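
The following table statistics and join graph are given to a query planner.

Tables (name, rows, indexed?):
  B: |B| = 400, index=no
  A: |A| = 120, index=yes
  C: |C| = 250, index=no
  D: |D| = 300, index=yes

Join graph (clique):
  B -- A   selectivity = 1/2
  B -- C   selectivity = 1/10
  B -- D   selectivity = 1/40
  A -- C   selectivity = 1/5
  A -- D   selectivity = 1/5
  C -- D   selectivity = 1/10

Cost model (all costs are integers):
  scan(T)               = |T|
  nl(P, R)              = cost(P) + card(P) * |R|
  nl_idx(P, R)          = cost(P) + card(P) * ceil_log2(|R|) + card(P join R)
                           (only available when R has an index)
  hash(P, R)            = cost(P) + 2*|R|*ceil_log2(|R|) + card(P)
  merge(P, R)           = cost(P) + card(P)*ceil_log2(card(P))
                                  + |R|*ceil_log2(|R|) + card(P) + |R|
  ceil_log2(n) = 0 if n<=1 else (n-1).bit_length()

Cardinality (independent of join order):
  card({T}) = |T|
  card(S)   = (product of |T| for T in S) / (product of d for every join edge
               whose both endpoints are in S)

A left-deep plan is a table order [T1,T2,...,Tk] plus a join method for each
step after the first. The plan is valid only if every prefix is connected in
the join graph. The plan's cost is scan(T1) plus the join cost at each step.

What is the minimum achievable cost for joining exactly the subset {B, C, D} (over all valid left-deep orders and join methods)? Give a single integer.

Selinger DP over subsets of {B,C,D}:
  {B}: scan cost=400, card=400
  {C}: scan cost=250, card=250
  {D}: scan cost=300, card=300
  {BC}: card=10000; try (C,hash)→4800, (B,merge)→6500, (C,merge)→6650, (B,hash)→7700, (B,nl)→100250, (C,nl)→100400; best=4800 via (C,hash)
  {BD}: card=3000; try (D,hash)→6200, (D,nl_idx)→7000, (B,merge)→7300, (D,merge)→7400, (B,hash)→7800, (B,nl)→120300 …(+1); best=6200 via (D,hash)
  {CD}: card=7500; try (C,hash)→4600, (D,merge)→5500, (C,merge)→5550, (D,hash)→5900, (D,nl_idx)→10000, (D,nl)→75250 …(+1); best=4600 via (C,hash)
  {BCD}: card=7500; try (C,hash)→13200, (B,hash)→19300, (D,hash)→20200, (C,merge)→47450, (D,nl_idx)→102300, (B,merge)→113600 …(+4); best=13200 via (C,hash)

13200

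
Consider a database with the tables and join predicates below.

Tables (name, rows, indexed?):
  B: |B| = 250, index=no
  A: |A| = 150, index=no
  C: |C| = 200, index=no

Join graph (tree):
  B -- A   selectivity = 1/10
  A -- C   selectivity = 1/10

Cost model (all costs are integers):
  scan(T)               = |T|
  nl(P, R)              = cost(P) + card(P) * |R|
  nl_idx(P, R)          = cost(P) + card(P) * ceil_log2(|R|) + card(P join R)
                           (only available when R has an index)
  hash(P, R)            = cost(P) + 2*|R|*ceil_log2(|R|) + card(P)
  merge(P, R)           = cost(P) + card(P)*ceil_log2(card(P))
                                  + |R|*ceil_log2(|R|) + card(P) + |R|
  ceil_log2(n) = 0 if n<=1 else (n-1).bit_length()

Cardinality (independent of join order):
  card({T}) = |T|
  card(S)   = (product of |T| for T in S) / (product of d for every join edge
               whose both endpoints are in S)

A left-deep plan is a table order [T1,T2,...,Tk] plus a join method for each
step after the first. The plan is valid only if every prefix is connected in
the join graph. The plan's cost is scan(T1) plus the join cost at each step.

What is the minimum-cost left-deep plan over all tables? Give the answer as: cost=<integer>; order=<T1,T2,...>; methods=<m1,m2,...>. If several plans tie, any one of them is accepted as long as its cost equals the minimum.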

════════

__Work order__: Output all entries exactly as given above.

__Response to the exercise__:
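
The following table statistics and join graph are given to a query planner.

Tables (name, rows, indexed?):
  B: |B| = 400, index=no
  A: |A| = 120, index=yes
  C: |C| = 250, index=no
  D: |D| = 300, index=yes

Join graph (clique):
  B -- A   selectivity = 1/2
  B -- C   selectivity = 1/10
  B -- D   selectivity = 1/40
  A -- C   selectivity = 1/5
  A -- D   selectivity = 1/5
  C -- D   selectivity = 1/10

Cost model (all costs are integers):
  scan(T)               = |T|
  nl(P, R)              = cost(P) + card(P) * |R|
  nl_idx(P, R)          = cost(P) + card(P) * ceil_log2(|R|) + card(P join R)
                           (only available when R has an index)
  hash(P, R)            = cost(P) + 2*|R|*ceil_log2(|R|) + card(P)
  merge(P, R)           = cost(P) + card(P)*ceil_log2(card(P))
                                  + |R|*ceil_log2(|R|) + card(P) + |R|
  ceil_log2(n) = 0 if n<=1 else (n-1).bit_length()

Cardinality (independent of join order):
  card({T}) = |T|
  card(S)   = (product of |T| for T in S) / (product of d for every join edge
               whose both endpoints are in S)

A left-deep plan is a table order [T1,T2,...,Tk] plus a join method for each
step after the first. The plan is valid only if every prefix is connected in
the join graph. The plan's cost is scan(T1) plus the join cost at each step.

What is the minimum achievable cost for joining exactly the subset {B, C, D} (over all valid left-deep orders and join methods)? Give a single integer.

Selinger DP over subsets of {B,C,D}:
  {B}: scan cost=400, card=400
  {C}: scan cost=250, card=250
  {D}: scan cost=300, card=300
  {BC}: card=10000; try (C,hash)→4800, (B,merge)→6500, (C,merge)→6650, (B,hash)→7700, (B,nl)→100250, (C,nl)→100400; best=4800 via (C,hash)
  {BD}: card=3000; try (D,hash)→6200, (D,nl_idx)→7000, (B,merge)→7300, (D,merge)→7400, (B,hash)→7800, (B,nl)→120300 …(+1); best=6200 via (D,hash)
  {CD}: card=7500; try (C,hash)→4600, (D,merge)→5500, (C,merge)→5550, (D,hash)→5900, (D,nl_idx)→10000, (D,nl)→75250 …(+1); best=4600 via (C,hash)
  {BCD}: card=7500; try (C,hash)→13200, (B,hash)→19300, (D,hash)→20200, (C,merge)→47450, (D,nl_idx)→102300, (B,merge)→113600 …(+4); best=13200 via (C,hash)

13200

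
Consider a database with the tables and join predicates below.

Tables (name, rows, indexed?):
  B: |B| = 250, index=no
  A: |A| = 150, index=no
  C: |C| = 200, index=no

Join graph (tree):
  B -- A   selectivity = 1/10
  A -- C   selectivity = 1/10

Cost model (all costs are integers):
  scan(T)               = |T|
  nl(P, R)              = cost(P) + card(P) * |R|
  nl_idx(P, R)          = cost(P) + card(P) * ceil_log2(|R|) + card(P join R)
                           (only available when R has an index)
  hash(P, R)            = cost(P) + 2*|R|*ceil_log2(|R|) + card(P)
  merge(P, R)           = cost(P) + card(P)*ceil_log2(card(P))
                                  + |R|*ceil_log2(|R|) + card(P) + |R|
  ceil_log2(n) = 0 if n<=1 else (n-1).bit_length()

Cardinality (independent of join order):
  card({T}) = |T|
  card(S)   = (product of |T| for T in S) / (product of d for every join edge
               whose both endpoints are in S)

A left-deep plan is a table order [T1,T2,...,Tk] plus a join method for each
step after the first. The plan is valid only if every prefix is connected in
the join graph. The plan's cost is scan(T1) plus the join cost at each step.

What is the minimum-cost left-deep plan over all tables? Give the answer as: cost=<integer>; order=<T1,T2,...>; methods=<m1,m2,...>. If several plans tie, any one of them is accepted as long as its cost equals the minimum.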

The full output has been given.